Given data »
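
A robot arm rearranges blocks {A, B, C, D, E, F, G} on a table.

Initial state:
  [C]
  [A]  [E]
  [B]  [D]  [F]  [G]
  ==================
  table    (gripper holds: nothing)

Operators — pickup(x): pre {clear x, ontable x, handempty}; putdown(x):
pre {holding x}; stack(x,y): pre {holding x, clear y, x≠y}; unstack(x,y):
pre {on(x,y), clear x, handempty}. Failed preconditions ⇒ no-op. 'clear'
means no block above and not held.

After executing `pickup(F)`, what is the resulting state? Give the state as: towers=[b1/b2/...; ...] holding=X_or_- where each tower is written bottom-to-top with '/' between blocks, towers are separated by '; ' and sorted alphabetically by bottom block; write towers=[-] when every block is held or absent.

towers=[B/A/C; D/E; G] holding=F

before: towers=[B/A/C; D/E; F; G] holding=-
pre[pickup(F)]: clear(F) ✓, ontable(F) ✓, handempty ✓
all met → apply pickup(F)
after:  towers=[B/A/C; D/E; G] holding=F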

Directions » An exact copy of all the records is the only acceptable answer.

Output for this exercise »
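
A robot arm rearranges blocks {A, B, C, D, E, F, G} on a table.

Initial state:
  [C]
  [A]  [E]
  [B]  [D]  [F]  [G]
  ==================
  table    (gripper holds: nothing)

Operators — pickup(x): pre {clear x, ontable x, handempty}; putdown(x):
pre {holding x}; stack(x,y): pre {holding x, clear y, x≠y}; unstack(x,y):
pre {on(x,y), clear x, handempty}. Failed preconditions ⇒ no-op. 'clear'
means no block above and not held.

After executing `pickup(F)`, what is the resulting state? Give the state as: towers=[b1/b2/...; ...] holding=X_or_- where each tower is written bottom-to-top with '/' between blocks, towers are separated by '; ' and sorted alphabetically by bottom block; write towers=[-] when every block is held or absent.

towers=[B/A/C; D/E; G] holding=F

before: towers=[B/A/C; D/E; F; G] holding=-
pre[pickup(F)]: clear(F) ✓, ontable(F) ✓, handempty ✓
all met → apply pickup(F)
after:  towers=[B/A/C; D/E; G] holding=F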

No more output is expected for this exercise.